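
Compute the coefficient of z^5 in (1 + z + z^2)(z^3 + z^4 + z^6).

(1 + z + z^2) has coefficients 1,1,1 for degrees 0…2.
(z^3 + z^4 + z^6) has coefficients 0,0,0,1,1,0 for degrees 0…5.
[z^5] = 1·0 + 1·1 + 1·1 = 2.

2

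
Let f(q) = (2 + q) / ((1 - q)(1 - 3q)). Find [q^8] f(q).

22962

Partial fractions give a closed form: a_n = (-3/2)·1^n + (7/2)·3^n.
At n = 8: a_8 = 22962.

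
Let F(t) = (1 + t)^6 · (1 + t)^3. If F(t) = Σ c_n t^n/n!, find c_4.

3024

The EGF product rule gives c_4 = Σ_{k_1+k_2=4} C(4; k_1,k_2) · ∏ g_i(k_i), where (1+t)^6 gives the falling factorial (6)_k; (1+t)^3 gives the falling factorial (3)_k.
g_1(k) for k = 0…4: 1, 6, 30, 120, 360.
g_2(k) for k = 0…4: 1, 3, 6, 6, 0.
c_4 = Σ_k C(4,k)·g_1(k)·g_2(4−k) = 4·6·6 + 6·30·6 + 4·120·3 + 1·360·1 = 144 + 1080 + 1440 + 360 = 3024.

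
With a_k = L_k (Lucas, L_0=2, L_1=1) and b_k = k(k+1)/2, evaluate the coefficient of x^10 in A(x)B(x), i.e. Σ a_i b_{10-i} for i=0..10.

1258

Write out a_i and b_{10-i} for i = 0,…,10 and sum the products.
Σ = 2·55 + 1·45 + 3·36 + 4·28 + 7·21 + 11·15 + 18·10 + 29·6 + 47·3 + 76·1 + 123·0 = 1258.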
***
## TASK:
Every line of the data above should be copied exactly.

## TASK OUTPUT:
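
Compute the coefficient of z^5 in (1 + z + z^2)(z^3 + z^4 + z^6).

(1 + z + z^2) has coefficients 1,1,1 for degrees 0…2.
(z^3 + z^4 + z^6) has coefficients 0,0,0,1,1,0 for degrees 0…5.
[z^5] = 1·0 + 1·1 + 1·1 = 2.

2

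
Let f(q) = (2 + q) / ((1 - q)(1 - 3q)). Find [q^8] f(q).

22962

Partial fractions give a closed form: a_n = (-3/2)·1^n + (7/2)·3^n.
At n = 8: a_8 = 22962.

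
Let F(t) = (1 + t)^6 · (1 + t)^3. If F(t) = Σ c_n t^n/n!, find c_4.

3024

The EGF product rule gives c_4 = Σ_{k_1+k_2=4} C(4; k_1,k_2) · ∏ g_i(k_i), where (1+t)^6 gives the falling factorial (6)_k; (1+t)^3 gives the falling factorial (3)_k.
g_1(k) for k = 0…4: 1, 6, 30, 120, 360.
g_2(k) for k = 0…4: 1, 3, 6, 6, 0.
c_4 = Σ_k C(4,k)·g_1(k)·g_2(4−k) = 4·6·6 + 6·30·6 + 4·120·3 + 1·360·1 = 144 + 1080 + 1440 + 360 = 3024.

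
With a_k = L_k (Lucas, L_0=2, L_1=1) and b_k = k(k+1)/2, evaluate the coefficient of x^10 in A(x)B(x), i.e. Σ a_i b_{10-i} for i=0..10.

1258

Write out a_i and b_{10-i} for i = 0,…,10 and sum the products.
Σ = 2·55 + 1·45 + 3·36 + 4·28 + 7·21 + 11·15 + 18·10 + 29·6 + 47·3 + 76·1 + 123·0 = 1258.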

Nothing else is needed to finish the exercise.